◆ **Your objective**:
Please copy every line of the data in which the string "timestamp" appears.

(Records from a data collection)
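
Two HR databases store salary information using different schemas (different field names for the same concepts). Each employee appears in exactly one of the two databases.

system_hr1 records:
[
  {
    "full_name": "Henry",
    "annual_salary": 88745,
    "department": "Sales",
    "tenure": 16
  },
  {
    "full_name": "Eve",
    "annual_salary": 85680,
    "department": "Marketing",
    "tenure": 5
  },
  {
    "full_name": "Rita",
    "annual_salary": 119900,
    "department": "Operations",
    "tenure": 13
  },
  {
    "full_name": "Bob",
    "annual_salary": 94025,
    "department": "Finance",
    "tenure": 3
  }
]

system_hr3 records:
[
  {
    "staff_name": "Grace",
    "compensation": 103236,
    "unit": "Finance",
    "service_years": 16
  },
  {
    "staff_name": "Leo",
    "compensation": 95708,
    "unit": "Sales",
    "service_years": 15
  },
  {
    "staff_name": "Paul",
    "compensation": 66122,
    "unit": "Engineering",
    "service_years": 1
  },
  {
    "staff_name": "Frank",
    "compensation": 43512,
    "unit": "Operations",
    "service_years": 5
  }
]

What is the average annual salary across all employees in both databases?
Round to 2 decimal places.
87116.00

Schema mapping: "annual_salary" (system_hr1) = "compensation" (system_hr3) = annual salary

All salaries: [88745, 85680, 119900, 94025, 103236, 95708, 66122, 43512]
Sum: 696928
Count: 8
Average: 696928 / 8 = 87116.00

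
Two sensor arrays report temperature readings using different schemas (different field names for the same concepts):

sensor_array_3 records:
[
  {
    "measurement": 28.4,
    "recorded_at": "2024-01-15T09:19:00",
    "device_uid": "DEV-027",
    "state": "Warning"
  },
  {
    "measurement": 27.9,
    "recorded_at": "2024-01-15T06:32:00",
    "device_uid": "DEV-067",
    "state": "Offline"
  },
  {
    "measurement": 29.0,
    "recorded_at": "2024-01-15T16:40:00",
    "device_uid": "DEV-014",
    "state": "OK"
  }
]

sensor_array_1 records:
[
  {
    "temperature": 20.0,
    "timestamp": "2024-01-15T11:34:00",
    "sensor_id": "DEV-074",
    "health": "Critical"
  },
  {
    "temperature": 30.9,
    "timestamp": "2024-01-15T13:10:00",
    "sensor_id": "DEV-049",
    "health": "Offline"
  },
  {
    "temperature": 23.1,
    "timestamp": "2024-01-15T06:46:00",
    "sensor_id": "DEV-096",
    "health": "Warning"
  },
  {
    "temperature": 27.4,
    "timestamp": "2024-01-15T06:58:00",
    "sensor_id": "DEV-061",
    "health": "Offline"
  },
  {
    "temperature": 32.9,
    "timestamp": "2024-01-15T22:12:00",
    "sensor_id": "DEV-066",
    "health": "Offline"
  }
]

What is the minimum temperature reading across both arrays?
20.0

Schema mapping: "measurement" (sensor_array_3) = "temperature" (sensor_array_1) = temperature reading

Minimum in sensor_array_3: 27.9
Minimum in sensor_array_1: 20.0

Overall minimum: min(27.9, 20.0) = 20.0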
* * *
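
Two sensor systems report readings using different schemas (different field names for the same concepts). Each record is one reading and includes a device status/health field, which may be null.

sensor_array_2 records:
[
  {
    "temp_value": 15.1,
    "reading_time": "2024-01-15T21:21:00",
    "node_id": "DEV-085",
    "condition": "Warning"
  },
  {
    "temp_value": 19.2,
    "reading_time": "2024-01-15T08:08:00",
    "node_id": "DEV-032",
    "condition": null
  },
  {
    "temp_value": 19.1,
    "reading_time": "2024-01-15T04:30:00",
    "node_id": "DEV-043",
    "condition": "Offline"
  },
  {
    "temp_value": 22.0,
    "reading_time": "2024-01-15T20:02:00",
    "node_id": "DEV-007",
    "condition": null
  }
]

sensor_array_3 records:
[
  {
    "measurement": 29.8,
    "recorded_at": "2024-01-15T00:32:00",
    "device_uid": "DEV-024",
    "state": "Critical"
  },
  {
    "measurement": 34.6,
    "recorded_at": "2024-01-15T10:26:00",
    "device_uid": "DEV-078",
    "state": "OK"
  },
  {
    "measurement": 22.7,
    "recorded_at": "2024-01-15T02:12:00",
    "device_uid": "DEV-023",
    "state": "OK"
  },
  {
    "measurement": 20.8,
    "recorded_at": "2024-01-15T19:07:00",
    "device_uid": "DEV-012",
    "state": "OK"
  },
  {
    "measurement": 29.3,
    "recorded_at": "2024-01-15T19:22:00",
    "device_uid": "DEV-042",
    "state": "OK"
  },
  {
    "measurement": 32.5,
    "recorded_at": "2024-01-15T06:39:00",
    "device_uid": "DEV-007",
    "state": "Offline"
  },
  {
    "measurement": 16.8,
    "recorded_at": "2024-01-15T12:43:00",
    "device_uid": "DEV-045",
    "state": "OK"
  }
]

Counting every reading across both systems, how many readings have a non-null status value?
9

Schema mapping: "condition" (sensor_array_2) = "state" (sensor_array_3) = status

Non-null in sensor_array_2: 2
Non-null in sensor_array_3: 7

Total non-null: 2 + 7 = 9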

◆ **Task result**:
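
    "timestamp": "2024-01-15T11:34:00",
    "timestamp": "2024-01-15T13:10:00",
    "timestamp": "2024-01-15T06:46:00",
    "timestamp": "2024-01-15T06:58:00",
    "timestamp": "2024-01-15T22:12:00",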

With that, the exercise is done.